Problem description:
When the string "range" is part of a line below, that line should be copied.

--- Extracted data Enclosed Below ---

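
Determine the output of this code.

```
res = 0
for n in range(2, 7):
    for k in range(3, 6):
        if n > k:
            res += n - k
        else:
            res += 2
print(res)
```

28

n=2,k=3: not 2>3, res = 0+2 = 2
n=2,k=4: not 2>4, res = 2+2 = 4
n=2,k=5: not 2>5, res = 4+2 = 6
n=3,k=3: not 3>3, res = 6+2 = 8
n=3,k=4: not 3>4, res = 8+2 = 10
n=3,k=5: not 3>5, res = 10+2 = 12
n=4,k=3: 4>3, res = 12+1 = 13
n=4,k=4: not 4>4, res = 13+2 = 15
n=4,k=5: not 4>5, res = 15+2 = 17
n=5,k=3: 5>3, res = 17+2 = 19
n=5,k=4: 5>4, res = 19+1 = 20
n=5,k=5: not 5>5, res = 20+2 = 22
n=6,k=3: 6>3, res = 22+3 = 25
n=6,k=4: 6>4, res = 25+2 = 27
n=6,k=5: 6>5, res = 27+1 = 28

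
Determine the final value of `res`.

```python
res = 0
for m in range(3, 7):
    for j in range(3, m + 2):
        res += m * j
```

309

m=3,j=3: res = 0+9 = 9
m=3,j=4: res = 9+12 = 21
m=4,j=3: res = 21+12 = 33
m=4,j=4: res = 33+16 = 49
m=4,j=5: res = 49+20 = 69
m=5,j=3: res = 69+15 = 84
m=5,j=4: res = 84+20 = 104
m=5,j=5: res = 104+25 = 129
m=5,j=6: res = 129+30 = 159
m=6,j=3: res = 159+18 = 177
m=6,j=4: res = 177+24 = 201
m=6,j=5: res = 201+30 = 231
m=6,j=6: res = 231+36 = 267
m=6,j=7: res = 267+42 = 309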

--- End of Enclosed Extracted data ---
--- Extracted data Enclosed Below ---

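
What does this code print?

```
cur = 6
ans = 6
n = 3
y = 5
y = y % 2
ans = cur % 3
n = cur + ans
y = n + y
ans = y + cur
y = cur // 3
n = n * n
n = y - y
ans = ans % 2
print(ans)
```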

--- End of Enclosed Extracted data ---

Answer to the problem:
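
for n in range(2, 7):
    for k in range(3, 6):
for m in range(3, 7):
    for j in range(3, m + 2):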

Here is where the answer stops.